» Requirement:
Reproduce all records below exactly.

» Materials provided:

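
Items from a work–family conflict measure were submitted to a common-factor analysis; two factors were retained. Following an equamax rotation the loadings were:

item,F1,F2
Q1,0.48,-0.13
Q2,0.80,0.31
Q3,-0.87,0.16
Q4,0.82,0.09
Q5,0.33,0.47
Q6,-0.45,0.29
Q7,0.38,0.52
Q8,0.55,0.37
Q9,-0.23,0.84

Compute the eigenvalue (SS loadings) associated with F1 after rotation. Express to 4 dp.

3.1109

SS loadings for F1 = 0.48² + 0.80² + (-0.87)² + 0.82² + 0.33² + (-0.45)² + 0.38² + 0.55² + (-0.23)² = 0.2304 + 0.6400 + 0.7569 + 0.6724 + 0.1089 + 0.2025 + 0.1444 + 0.3025 + 0.0529 = 3.1109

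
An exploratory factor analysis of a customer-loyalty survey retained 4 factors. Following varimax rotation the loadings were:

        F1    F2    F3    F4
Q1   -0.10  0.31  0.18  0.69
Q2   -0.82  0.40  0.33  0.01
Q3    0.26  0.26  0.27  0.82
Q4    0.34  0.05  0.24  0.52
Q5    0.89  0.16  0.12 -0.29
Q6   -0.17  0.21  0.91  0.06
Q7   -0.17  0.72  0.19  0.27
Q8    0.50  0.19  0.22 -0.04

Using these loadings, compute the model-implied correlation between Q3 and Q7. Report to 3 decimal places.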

» Answer to this task:
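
Items from a work–family conflict measure were submitted to a common-factor analysis; two factors were retained. Following an equamax rotation the loadings were:

item,F1,F2
Q1,0.48,-0.13
Q2,0.80,0.31
Q3,-0.87,0.16
Q4,0.82,0.09
Q5,0.33,0.47
Q6,-0.45,0.29
Q7,0.38,0.52
Q8,0.55,0.37
Q9,-0.23,0.84

Compute the eigenvalue (SS loadings) associated with F1 after rotation. Express to 4 dp.

3.1109

SS loadings for F1 = 0.48² + 0.80² + (-0.87)² + 0.82² + 0.33² + (-0.45)² + 0.38² + 0.55² + (-0.23)² = 0.2304 + 0.6400 + 0.7569 + 0.6724 + 0.1089 + 0.2025 + 0.1444 + 0.3025 + 0.0529 = 3.1109

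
An exploratory factor analysis of a customer-loyalty survey retained 4 factors. Following varimax rotation the loadings were:

        F1    F2    F3    F4
Q1   -0.10  0.31  0.18  0.69
Q2   -0.82  0.40  0.33  0.01
Q3    0.26  0.26  0.27  0.82
Q4    0.34  0.05  0.24  0.52
Q5    0.89  0.16  0.12 -0.29
Q6   -0.17  0.21  0.91  0.06
Q7   -0.17  0.72  0.19  0.27
Q8    0.50  0.19  0.22 -0.04

Using these loadings, compute the model-implied correlation between Q3 and Q7. Report to 3 decimal places.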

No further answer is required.